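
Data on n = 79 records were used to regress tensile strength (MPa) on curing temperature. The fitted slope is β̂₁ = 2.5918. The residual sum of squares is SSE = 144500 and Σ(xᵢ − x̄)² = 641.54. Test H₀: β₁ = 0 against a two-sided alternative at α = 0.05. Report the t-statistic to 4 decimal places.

MSE = SSE/(n − 2) = 144500/77 = 1876.62.
SE(β̂₁) = √(MSE/Sₓₓ) = √(1876.62/641.54) = 1.71032.
t = 2.5918 / 1.71032 = 1.5154.
df = n − 2 = 77.
Two-sided p ≈ 0.1338, which is ≥ 0.05, so fail to reject H₀.
The data do not give significant evidence of an association between curing temperature and tensile strength.

t = 1.5154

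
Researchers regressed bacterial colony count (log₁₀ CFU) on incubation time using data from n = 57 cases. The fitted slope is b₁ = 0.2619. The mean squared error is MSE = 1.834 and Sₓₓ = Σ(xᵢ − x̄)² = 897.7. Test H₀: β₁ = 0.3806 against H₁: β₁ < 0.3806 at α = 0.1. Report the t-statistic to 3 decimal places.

SE(b₁) = √(MSE/Sₓₓ) = √(1.834/897.7) = 0.0451995.
t = (0.2619 − 0.3806) / 0.0451995 = -2.626.
df = n − 2 = 55.
One-sided p ≈ 0.0056, which is < 0.1, so reject H₀.
There is evidence that the true slope on incubation time is below 0.3806 log₁₀ CFU per unit.

t = -2.626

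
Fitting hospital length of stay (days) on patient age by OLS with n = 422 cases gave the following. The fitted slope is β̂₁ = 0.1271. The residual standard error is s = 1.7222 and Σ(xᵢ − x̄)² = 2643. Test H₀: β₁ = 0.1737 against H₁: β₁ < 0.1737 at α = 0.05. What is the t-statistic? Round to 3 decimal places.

t = -1.391

SE(β̂₁) = s/√Sₓₓ = 1.7222/√2643 = 0.0334992.
t = (0.1271 − 0.1737) / 0.0334992 = -1.391.
df = n − 2 = 420.
One-sided p ≈ 0.0825, which is ≥ 0.05, so fail to reject H₀.
The data do not give significant evidence that the true slope on patient age is below 0.1737 days per unit.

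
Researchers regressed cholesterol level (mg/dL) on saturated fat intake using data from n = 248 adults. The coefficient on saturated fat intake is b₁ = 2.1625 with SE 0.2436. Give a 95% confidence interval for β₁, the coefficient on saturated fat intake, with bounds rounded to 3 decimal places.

(1.683, 2.642)

df = n − 2 = 248 − 2 = 246.
t* = t_{0.025, 246} = 1.969654.
Margin = t* × SE = 1.969654 × 0.2436 = 0.47981.
CI: 2.1625 ± 0.47981 → (1.683, 2.642).
With 95% confidence, each one-unit increase in saturated fat intake is associated with a change of between 1.683 and 2.642 mg/dL in cholesterol level.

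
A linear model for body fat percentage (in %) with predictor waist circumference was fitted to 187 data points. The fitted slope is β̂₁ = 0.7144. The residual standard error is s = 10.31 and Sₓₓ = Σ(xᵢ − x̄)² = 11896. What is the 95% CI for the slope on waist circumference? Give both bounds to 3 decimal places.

SE(β̂₁) = s/√Sₓₓ = 10.31/√11896 = 0.0945275.
df = n − 2 = 185.
t* = t_{0.025, 185} = 1.97287.
Margin = t* × SE = 1.97287 × 0.0945275 = 0.18649.
CI: 0.7144 ± 0.18649 → (0.528, 0.901).
With 95% confidence, each one-unit increase in waist circumference is associated with a change of between 0.528 and 0.901 % in body fat percentage.

(0.528, 0.901)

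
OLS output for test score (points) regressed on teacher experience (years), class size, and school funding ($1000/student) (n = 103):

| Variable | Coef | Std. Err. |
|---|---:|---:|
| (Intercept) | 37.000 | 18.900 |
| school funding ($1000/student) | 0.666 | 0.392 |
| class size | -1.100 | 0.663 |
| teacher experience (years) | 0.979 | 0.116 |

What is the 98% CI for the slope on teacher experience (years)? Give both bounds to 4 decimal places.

Read off: b = 0.979, SE = 0.116 for teacher experience (years).
df = n − k − 1 = 103 − 3 − 1 = 99.
t* = t_{0.01, 99} = 2.364606.
Margin = t* × SE = 2.364606 × 0.116 = 0.274294.
CI: 0.979 ± 0.274294 → (0.7047, 1.2533).

(0.7047, 1.2533)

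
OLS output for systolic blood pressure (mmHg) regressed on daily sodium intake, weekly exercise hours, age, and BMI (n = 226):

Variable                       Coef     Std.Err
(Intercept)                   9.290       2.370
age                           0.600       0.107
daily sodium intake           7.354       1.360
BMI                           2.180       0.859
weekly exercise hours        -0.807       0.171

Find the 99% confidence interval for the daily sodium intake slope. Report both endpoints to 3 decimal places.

(3.820, 10.888)

Read off: b = 7.354, SE = 1.360 for daily sodium intake.
df = n − k − 1 = 226 − 4 − 1 = 221.
t* = t_{0.005, 221} = 2.598258.
Margin = t* × SE = 2.598258 × 1.360 = 3.53363.
CI: 7.354 ± 3.53363 → (3.820, 10.888).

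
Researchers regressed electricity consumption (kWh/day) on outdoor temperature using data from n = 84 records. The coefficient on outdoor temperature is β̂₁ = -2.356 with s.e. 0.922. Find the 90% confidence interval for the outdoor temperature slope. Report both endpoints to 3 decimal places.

(-3.890, -0.822)

df = n − 2 = 84 − 2 = 82.
t* = t_{0.05, 82} = 1.663649.
Margin = t* × SE = 1.663649 × 0.922 = 1.53388.
CI: -2.356 ± 1.53388 → (-3.890, -0.822).
With 90% confidence, each one-unit increase in outdoor temperature is associated with a change of between -3.890 and -0.822 kWh/day in electricity consumption.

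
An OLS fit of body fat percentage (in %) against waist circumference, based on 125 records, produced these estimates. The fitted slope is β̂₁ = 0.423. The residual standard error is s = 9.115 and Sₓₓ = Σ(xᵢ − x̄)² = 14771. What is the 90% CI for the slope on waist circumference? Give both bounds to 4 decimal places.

(0.2987, 0.5473)

SE(β̂₁) = s/√Sₓₓ = 9.115/√14771 = 0.0749984.
df = n − 2 = 123.
t* = t_{0.05, 123} = 1.657336.
Margin = t* × SE = 1.657336 × 0.0749984 = 0.124297.
CI: 0.423 ± 0.124297 → (0.2987, 0.5473).
With 90% confidence, each one-unit increase in waist circumference is associated with a change of between 0.2987 and 0.5473 % in body fat percentage.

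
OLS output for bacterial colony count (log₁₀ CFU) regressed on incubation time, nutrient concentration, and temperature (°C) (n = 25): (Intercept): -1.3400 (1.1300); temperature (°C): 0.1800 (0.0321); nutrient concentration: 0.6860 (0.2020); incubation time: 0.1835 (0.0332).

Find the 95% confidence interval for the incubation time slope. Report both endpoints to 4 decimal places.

Read off: b = 0.1835, SE = 0.0332 for incubation time.
df = n − k − 1 = 25 − 3 − 1 = 21.
t* = t_{0.025, 21} = 2.079614.
Margin = t* × SE = 2.079614 × 0.0332 = 0.069043.
CI: 0.1835 ± 0.069043 → (0.1145, 0.2525).

(0.1145, 0.2525)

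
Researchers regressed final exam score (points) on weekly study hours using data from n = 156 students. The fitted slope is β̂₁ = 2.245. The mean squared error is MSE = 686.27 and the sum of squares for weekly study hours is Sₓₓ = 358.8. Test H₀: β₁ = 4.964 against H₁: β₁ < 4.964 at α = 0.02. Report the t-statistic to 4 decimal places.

t = -1.9660

SE(β̂₁) = √(MSE/Sₓₓ) = √(686.27/358.8) = 1.383.
t = (2.245 − 4.964) / 1.383 = -1.9660.
df = n − 2 = 154.
One-sided p ≈ 0.0255, which is ≥ 0.02, so fail to reject H₀.
The data do not give significant evidence that the true slope on weekly study hours is below 4.964 points per unit.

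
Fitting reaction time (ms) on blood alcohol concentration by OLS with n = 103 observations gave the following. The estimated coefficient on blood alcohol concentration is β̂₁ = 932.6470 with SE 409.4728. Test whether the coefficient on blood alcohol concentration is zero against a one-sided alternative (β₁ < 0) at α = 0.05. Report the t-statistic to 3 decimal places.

t = 2.278

H₀: β₁ = 0 vs H₁: β₁ < 0.
t = (β̂₁ − β₁⁰)/SE = 932.6470 / 409.4728 = 2.278.
df = n − 2 = 103 − 2 = 101.
One-sided p ≈ 0.9876, which is ≥ 0.05, so fail to reject H₀.
The data do not give significant evidence that the true slope on blood alcohol concentration is negative.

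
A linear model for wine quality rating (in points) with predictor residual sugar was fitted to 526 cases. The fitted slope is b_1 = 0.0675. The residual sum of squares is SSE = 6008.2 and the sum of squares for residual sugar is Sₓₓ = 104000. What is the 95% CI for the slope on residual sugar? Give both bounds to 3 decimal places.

(0.047, 0.088)

MSE = SSE/(n − 2) = 6008.2/524 = 11.466.
SE(b_1) = √(MSE/Sₓₓ) = √(11.466/104000) = 0.0105.
df = n − 2 = 524.
t* = t_{0.025, 524} = 1.964502.
Margin = t* × SE = 1.964502 × 0.0105 = 0.02063.
CI: 0.0675 ± 0.02063 → (0.047, 0.088).
With 95% confidence, each one-unit increase in residual sugar is associated with a change of between 0.047 and 0.088 points in wine quality rating.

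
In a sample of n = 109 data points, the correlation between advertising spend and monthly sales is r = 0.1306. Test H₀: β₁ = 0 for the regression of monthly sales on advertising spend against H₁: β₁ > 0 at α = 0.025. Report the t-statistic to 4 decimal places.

t = r·√(n − 2)/√(1 − r²) = 0.1306·√107/√0.982944 = 1.3626.
df = n − 2 = 107.
One-sided p ≈ 0.0879, which is ≥ 0.025, so fail to reject H₀.
The data do not give significant evidence of a linear association between advertising spend and monthly sales.

t = 1.3626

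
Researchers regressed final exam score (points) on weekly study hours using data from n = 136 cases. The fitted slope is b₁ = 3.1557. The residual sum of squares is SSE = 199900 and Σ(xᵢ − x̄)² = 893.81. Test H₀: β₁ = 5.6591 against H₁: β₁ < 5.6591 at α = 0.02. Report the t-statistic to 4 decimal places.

t = -1.9378

MSE = SSE/(n − 2) = 199900/134 = 1491.79.
SE(b₁) = √(MSE/Sₓₓ) = √(1491.79/893.81) = 1.29191.
t = (3.1557 − 5.6591) / 1.29191 = -1.9378.
df = n − 2 = 134.
One-sided p ≈ 0.0274, which is ≥ 0.02, so fail to reject H₀.
The data do not give significant evidence that the true slope on weekly study hours is below 5.6591 points per unit.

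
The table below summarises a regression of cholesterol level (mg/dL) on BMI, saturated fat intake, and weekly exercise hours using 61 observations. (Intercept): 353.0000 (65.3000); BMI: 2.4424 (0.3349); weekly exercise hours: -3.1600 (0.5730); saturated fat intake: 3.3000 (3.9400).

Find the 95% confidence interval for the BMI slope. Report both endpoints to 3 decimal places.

Read off: b = 2.4424, SE = 0.3349 for BMI.
df = n − k − 1 = 61 − 3 − 1 = 57.
t* = t_{0.025, 57} = 2.002465.
Margin = t* × SE = 2.002465 × 0.3349 = 0.67063.
CI: 2.4424 ± 0.67063 → (1.772, 3.113).

(1.772, 3.113)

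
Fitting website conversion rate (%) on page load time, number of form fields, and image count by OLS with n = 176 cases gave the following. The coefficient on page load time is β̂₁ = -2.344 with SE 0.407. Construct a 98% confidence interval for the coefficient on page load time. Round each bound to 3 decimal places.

(-3.300, -1.388)

df = n − k − 1 = 176 − 3 − 1 = 172.
t* = t_{0.01, 172} = 2.348223.
Margin = t* × SE = 2.348223 × 0.407 = 0.95573.
CI: -2.344 ± 0.95573 → (-3.300, -1.388).
With 98% confidence, each one-unit increase in page load time is associated with a change of between -3.300 and -1.388 % in website conversion rate, holding the other predictors fixed.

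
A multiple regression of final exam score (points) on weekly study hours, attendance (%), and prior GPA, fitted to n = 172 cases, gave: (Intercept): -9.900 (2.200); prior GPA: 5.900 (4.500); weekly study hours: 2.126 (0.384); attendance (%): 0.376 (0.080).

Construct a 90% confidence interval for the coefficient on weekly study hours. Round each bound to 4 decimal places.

Read off: b = 2.126, SE = 0.384 for weekly study hours.
df = n − k − 1 = 172 − 3 − 1 = 168.
t* = t_{0.05, 168} = 1.653974.
Margin = t* × SE = 1.653974 × 0.384 = 0.635126.
CI: 2.126 ± 0.635126 → (1.4909, 2.7611).

(1.4909, 2.7611)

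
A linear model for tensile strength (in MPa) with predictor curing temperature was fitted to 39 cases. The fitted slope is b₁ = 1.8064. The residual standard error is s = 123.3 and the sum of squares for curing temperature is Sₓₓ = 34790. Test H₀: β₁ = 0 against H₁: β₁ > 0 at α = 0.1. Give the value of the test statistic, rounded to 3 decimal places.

SE(b₁) = s/√Sₓₓ = 123.3/√34790 = 0.661052.
t = 1.8064 / 0.661052 = 2.733.
df = n − 2 = 37.
One-sided p ≈ 0.0048, which is < 0.1, so reject H₀.
There is evidence that the true slope on curing temperature is positive.

t = 2.733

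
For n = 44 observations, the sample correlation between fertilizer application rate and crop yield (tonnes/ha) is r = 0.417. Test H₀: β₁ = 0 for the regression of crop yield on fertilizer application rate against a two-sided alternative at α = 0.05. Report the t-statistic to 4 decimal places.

t = r·√(n − 2)/√(1 − r²) = 0.417·√42/√0.826111 = 2.9733.
df = n − 2 = 42.
Two-sided p ≈ 0.0049, which is < 0.05, so reject H₀.
There is evidence of a linear association between fertilizer application rate and crop yield.

t = 2.9733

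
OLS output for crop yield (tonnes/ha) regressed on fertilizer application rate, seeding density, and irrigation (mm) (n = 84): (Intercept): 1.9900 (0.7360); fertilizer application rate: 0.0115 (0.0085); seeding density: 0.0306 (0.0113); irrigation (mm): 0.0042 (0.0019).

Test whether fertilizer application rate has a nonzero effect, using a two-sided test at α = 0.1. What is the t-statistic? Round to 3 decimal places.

Read off: b = 0.0115, SE = 0.0085 for fertilizer application rate.
H₀: β₁ = 0 vs H₁: β₁ ≠ 0.
t = 0.0115 / 0.0085 = 1.353.
df = n − k − 1 = 84 − 3 − 1 = 80.
Two-sided p ≈ 0.1799, which is ≥ 0.1, so fail to reject H₀.
The data do not give significant evidence of an association between fertilizer application rate and crop yield, after adjusting for the other predictors.

t = 1.353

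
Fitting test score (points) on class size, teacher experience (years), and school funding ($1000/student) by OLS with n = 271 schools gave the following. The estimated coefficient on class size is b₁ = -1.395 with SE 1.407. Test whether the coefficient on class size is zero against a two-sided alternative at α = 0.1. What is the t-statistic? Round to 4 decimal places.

H₀: β₁ = 0 vs H₁: β₁ ≠ 0.
t = (b₁ − β₁⁰)/SE = -1.395 / 1.407 = -0.9915.
df = n − k − 1 = 271 − 3 − 1 = 267.
Two-sided p ≈ 0.3224, which is ≥ 0.1, so fail to reject H₀.
The data do not give significant evidence of an association between class size and test score, after adjusting for the other predictors.

t = -0.9915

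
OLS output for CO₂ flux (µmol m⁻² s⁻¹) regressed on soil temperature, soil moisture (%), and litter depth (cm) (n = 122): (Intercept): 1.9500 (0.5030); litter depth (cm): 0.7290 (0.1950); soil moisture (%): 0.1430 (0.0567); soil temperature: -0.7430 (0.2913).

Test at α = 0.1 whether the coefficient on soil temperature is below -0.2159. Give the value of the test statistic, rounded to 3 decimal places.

t = -1.809

Read off: b = -0.7430, SE = 0.2913 for soil temperature.
H₀: β₁ = -0.2159 vs H₁: β₁ < -0.2159.
t = (-0.7430 − (-0.2159)) / 0.2913 = -1.809.
df = n − k − 1 = 122 − 3 − 1 = 118.
One-sided p ≈ 0.0365, which is < 0.1, so reject H₀.
There is evidence that the true slope on soil temperature is below -0.2159 µmol m⁻² s⁻¹ per unit, holding the other predictors fixed.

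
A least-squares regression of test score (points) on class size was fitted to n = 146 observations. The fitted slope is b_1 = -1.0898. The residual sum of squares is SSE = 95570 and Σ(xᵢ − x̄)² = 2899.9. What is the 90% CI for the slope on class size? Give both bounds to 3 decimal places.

(-1.882, -0.298)

MSE = SSE/(n − 2) = 95570/144 = 663.681.
SE(b_1) = √(MSE/Sₓₓ) = √(663.681/2899.9) = 0.478397.
df = n − 2 = 144.
t* = t_{0.05, 144} = 1.655504.
Margin = t* × SE = 1.655504 × 0.478397 = 0.79199.
CI: -1.0898 ± 0.79199 → (-1.882, -0.298).
With 90% confidence, each one-unit increase in class size is associated with a change of between -1.882 and -0.298 points in test score.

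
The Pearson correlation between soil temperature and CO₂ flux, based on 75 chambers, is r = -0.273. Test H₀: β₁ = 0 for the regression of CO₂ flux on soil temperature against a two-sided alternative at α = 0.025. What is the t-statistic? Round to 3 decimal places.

t = -2.425

t = r·√(n − 2)/√(1 − r²) = -0.273·√73/√0.925471 = -2.425.
df = n − 2 = 73.
Two-sided p ≈ 0.0178, which is < 0.025, so reject H₀.
There is evidence of a linear association between soil temperature and CO₂ flux.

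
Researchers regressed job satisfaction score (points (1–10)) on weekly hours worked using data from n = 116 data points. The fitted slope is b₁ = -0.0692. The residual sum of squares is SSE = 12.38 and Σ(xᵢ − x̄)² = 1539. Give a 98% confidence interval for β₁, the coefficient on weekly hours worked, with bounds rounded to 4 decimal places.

(-0.0890, -0.0494)

MSE = SSE/(n − 2) = 12.38/114 = 0.108596.
SE(b₁) = √(MSE/Sₓₓ) = √(0.108596/1539) = 0.00840018.
df = n − 2 = 114.
t* = t_{0.01, 114} = 2.359504.
Margin = t* × SE = 2.359504 × 0.00840018 = 0.019820.
CI: -0.0692 ± 0.019820 → (-0.0890, -0.0494).
With 98% confidence, each one-unit increase in weekly hours worked is associated with a change of between -0.0890 and -0.0494 points (1–10) in job satisfaction score.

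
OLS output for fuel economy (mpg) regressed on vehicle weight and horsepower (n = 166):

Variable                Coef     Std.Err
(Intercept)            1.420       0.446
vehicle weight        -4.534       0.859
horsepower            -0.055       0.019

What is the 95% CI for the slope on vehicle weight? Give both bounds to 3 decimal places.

(-6.230, -2.838)

Read off: b = -4.534, SE = 0.859 for vehicle weight.
df = n − k − 1 = 166 − 2 − 1 = 163.
t* = t_{0.025, 163} = 1.974625.
Margin = t* × SE = 1.974625 × 0.859 = 1.69620.
CI: -4.534 ± 1.69620 → (-6.230, -2.838).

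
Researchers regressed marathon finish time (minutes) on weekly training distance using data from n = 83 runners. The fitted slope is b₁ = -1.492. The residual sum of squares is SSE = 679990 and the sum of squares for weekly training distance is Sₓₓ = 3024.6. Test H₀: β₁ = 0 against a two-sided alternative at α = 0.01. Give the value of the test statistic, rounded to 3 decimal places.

MSE = SSE/(n − 2) = 679990/81 = 8394.94.
SE(b₁) = √(MSE/Sₓₓ) = √(8394.94/3024.6) = 1.666.
t = -1.492 / 1.666 = -0.896.
df = n − 2 = 81.
Two-sided p ≈ 0.3731, which is ≥ 0.01, so fail to reject H₀.
The data do not give significant evidence of an association between weekly training distance and marathon finish time.

t = -0.896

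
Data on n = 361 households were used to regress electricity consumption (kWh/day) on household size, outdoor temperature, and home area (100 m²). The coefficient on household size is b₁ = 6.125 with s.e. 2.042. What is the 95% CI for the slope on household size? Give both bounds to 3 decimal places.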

▶ _PROBLEM REQUIREMENTS_: If a line of the data holds the string "Variable", list it.

▶ _COMPLETED TASK_:
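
| Variable | Coef | Std. Err. |
Variable                       Coef     Std.Err
Variable                Coef     Std.Err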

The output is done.